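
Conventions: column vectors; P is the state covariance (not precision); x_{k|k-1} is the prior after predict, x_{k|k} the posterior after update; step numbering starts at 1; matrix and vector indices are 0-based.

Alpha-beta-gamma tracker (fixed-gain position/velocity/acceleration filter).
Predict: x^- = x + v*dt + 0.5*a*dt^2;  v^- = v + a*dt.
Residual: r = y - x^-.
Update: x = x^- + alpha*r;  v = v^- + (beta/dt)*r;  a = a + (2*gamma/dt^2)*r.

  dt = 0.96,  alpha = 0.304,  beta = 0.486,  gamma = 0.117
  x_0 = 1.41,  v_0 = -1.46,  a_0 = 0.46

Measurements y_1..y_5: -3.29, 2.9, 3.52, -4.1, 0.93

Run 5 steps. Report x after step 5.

step 1: x_pred=0.2204  r=-3.5104  x^+=-0.8468  v^+=-2.7955  a^+=-0.4313
step 2: x_pred=-3.7292  r=6.6292  x^+=-1.7139  v^+=0.1465  a^+=1.2519
step 3: x_pred=-0.9965  r=4.5165  x^+=0.3765  v^+=3.6348  a^+=2.3987
step 4: x_pred=4.9712  r=-9.0712  x^+=2.2136  v^+=1.3452  a^+=0.0954
step 5: x_pred=3.5489  r=-2.6189  x^+=2.7527  v^+=0.1110  a^+=-0.5695

x_post = 2.7527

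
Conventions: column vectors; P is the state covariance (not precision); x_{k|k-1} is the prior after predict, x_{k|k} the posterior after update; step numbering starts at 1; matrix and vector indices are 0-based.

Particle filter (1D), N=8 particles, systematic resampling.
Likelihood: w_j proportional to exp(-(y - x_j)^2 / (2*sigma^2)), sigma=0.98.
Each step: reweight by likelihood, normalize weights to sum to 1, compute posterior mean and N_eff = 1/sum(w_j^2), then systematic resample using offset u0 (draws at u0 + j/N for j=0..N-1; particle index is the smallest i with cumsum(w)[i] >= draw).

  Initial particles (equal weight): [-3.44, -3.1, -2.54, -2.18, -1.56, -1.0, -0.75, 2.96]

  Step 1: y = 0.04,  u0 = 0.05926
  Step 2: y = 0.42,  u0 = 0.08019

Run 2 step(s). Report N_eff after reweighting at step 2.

N_eff = 6.4935

step 1: w=[0.0011, 0.0035, 0.0186, 0.0457, 0.1567, 0.3383, 0.4292, 0.0070]  mean=-1.0451  Neff=3.0703  idx=[3, 4, 5, 5, 5, 6, 6, 6]
step 2: w=[0.0110, 0.0485, 0.1306, 0.1306, 0.1306, 0.1829, 0.1829, 0.1829]  mean=-0.9030  Neff=6.4935  idx=[2, 3, 4, 5, 5, 6, 7, 7]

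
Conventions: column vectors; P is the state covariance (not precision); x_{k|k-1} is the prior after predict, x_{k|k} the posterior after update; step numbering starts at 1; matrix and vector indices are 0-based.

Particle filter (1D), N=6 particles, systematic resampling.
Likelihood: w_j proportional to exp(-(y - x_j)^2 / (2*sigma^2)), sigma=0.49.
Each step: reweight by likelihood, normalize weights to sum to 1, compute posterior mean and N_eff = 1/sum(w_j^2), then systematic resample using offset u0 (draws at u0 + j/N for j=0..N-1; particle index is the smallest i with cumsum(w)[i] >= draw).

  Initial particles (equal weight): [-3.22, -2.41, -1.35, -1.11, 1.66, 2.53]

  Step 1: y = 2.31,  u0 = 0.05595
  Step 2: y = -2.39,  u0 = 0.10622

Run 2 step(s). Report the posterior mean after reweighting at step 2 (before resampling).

step 1: w=[0.0000, 0.0000, 0.0000, 0.0000, 0.3145, 0.6855]  mean=2.2564  Neff=1.7581  idx=[4, 4, 5, 5, 5, 5]
step 2: w=[0.5000, 0.5000, 0.0000, 0.0000, 0.0000, 0.0000]  mean=1.6600  Neff=2.0000  idx=[0, 0, 0, 1, 1, 1]

post_mean = 1.6600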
^^^^^^^^
● **Assigned task**
How many lines in the listing above include the word "proportional"? Respond with the number and nothing else.

● **Solved exercise**
2